- WHAT IS REQUIRED
Could you set down exactly the lines of the data below, starting at the one that holds "The available sets" and ending at the one that holds "Run the standard", both included, and only those?

***** RECORDED INFORMATION

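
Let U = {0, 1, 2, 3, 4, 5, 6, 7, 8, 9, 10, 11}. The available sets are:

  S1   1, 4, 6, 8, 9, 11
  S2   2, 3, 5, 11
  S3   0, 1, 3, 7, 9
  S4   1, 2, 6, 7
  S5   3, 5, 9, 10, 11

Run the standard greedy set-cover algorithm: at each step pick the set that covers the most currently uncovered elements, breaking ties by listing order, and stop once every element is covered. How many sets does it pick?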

**********
***** RECORDED INFORMATION

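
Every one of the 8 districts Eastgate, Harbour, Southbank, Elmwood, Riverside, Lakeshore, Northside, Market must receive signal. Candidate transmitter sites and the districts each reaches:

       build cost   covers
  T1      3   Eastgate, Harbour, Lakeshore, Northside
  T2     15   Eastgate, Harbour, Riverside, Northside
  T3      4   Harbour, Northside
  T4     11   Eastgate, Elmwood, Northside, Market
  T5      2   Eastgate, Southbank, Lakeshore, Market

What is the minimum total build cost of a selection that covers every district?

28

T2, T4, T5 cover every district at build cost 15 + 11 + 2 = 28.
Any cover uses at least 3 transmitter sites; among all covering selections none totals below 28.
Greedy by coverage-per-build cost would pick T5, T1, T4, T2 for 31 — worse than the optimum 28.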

**********
***** RECORDED INFORMATION

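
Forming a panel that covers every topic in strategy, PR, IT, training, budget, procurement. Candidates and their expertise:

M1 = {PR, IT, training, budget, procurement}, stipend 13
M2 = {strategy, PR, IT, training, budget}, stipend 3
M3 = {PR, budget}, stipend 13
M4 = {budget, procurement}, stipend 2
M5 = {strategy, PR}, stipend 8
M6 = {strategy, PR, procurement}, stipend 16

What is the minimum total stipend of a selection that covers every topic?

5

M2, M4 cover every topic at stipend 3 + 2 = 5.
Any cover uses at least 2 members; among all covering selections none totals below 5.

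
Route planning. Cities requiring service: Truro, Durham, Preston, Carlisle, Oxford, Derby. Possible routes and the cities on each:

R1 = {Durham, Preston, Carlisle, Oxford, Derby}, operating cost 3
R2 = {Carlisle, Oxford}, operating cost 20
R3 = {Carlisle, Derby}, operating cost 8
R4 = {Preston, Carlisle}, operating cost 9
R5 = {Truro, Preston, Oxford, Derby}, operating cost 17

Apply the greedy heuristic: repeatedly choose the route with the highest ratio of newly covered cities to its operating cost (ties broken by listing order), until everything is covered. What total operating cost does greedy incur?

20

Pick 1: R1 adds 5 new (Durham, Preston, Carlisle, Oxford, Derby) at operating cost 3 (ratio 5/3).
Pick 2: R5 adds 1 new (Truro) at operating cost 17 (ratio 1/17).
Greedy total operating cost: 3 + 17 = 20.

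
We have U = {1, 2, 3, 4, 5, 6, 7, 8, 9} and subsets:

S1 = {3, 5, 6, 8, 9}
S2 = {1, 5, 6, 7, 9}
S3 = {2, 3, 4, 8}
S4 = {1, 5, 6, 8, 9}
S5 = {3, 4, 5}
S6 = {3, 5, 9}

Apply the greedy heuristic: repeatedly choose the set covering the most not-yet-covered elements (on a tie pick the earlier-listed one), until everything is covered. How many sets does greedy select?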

**********

- THE ANSWER
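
Let U = {0, 1, 2, 3, 4, 5, 6, 7, 8, 9, 10, 11}. The available sets are:

  S1   1, 4, 6, 8, 9, 11
  S2   2, 3, 5, 11
  S3   0, 1, 3, 7, 9
  S4   1, 2, 6, 7
  S5   3, 5, 9, 10, 11

Run the standard greedy set-cover algorithm: at each step pick the set that covers the most currently uncovered elements, breaking ties by listing order, and stop once every element is covered. How many sets does it pick?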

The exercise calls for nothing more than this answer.